_Record extracts_:
-=-=-=-=-
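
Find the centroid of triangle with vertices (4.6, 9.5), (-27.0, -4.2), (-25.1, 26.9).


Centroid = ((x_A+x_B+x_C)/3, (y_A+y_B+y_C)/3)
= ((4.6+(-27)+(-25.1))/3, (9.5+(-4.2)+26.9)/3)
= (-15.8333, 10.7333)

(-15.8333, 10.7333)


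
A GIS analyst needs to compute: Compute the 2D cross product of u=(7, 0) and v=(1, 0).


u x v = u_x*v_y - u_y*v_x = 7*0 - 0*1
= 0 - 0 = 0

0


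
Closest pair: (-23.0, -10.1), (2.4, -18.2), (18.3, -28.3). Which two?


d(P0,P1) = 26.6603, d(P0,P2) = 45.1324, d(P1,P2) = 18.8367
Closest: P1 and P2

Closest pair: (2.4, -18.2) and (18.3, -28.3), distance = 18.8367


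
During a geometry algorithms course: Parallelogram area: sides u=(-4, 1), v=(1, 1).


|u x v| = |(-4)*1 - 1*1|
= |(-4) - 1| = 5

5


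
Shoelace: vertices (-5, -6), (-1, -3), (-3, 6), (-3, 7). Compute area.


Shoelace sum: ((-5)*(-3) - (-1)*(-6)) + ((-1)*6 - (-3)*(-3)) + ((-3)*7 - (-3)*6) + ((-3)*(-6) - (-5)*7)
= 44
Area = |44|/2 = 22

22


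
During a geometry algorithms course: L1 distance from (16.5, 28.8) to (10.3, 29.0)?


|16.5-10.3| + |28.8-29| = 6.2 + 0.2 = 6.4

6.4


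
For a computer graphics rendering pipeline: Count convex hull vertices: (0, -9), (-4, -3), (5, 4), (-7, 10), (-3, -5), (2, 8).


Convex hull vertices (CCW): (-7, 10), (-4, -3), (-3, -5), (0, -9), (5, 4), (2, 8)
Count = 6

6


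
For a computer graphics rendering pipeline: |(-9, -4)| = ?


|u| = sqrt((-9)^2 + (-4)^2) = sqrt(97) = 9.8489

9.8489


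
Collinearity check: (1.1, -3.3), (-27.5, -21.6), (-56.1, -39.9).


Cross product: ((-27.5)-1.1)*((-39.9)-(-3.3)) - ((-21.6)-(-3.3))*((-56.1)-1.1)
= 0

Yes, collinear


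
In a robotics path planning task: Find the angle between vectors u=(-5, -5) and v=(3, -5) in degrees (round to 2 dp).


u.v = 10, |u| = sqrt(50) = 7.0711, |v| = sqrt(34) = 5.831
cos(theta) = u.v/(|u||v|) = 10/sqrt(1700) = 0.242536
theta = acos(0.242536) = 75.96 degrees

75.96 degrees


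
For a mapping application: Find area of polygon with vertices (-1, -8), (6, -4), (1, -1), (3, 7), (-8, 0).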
-=-=-=-=-
_Task requirements_: Nothing but the lines from the one holding "Shoelace: vertices (-5, -6), (-1, -3), (-3, 6), (-3, 7)." through the last line of the data may be output, and each must match exactly.

_Solution for this problem_:
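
Shoelace: vertices (-5, -6), (-1, -3), (-3, 6), (-3, 7). Compute area.


Shoelace sum: ((-5)*(-3) - (-1)*(-6)) + ((-1)*6 - (-3)*(-3)) + ((-3)*7 - (-3)*6) + ((-3)*(-6) - (-5)*7)
= 44
Area = |44|/2 = 22

22


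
During a geometry algorithms course: L1 distance from (16.5, 28.8) to (10.3, 29.0)?


|16.5-10.3| + |28.8-29| = 6.2 + 0.2 = 6.4

6.4


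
For a computer graphics rendering pipeline: Count convex hull vertices: (0, -9), (-4, -3), (5, 4), (-7, 10), (-3, -5), (2, 8).


Convex hull vertices (CCW): (-7, 10), (-4, -3), (-3, -5), (0, -9), (5, 4), (2, 8)
Count = 6

6


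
For a computer graphics rendering pipeline: |(-9, -4)| = ?


|u| = sqrt((-9)^2 + (-4)^2) = sqrt(97) = 9.8489

9.8489


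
Collinearity check: (1.1, -3.3), (-27.5, -21.6), (-56.1, -39.9).


Cross product: ((-27.5)-1.1)*((-39.9)-(-3.3)) - ((-21.6)-(-3.3))*((-56.1)-1.1)
= 0

Yes, collinear


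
In a robotics path planning task: Find the angle between vectors u=(-5, -5) and v=(3, -5) in degrees (round to 2 dp).


u.v = 10, |u| = sqrt(50) = 7.0711, |v| = sqrt(34) = 5.831
cos(theta) = u.v/(|u||v|) = 10/sqrt(1700) = 0.242536
theta = acos(0.242536) = 75.96 degrees

75.96 degrees


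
For a mapping application: Find area of polygon with vertices (-1, -8), (6, -4), (1, -1), (3, 7), (-8, 0).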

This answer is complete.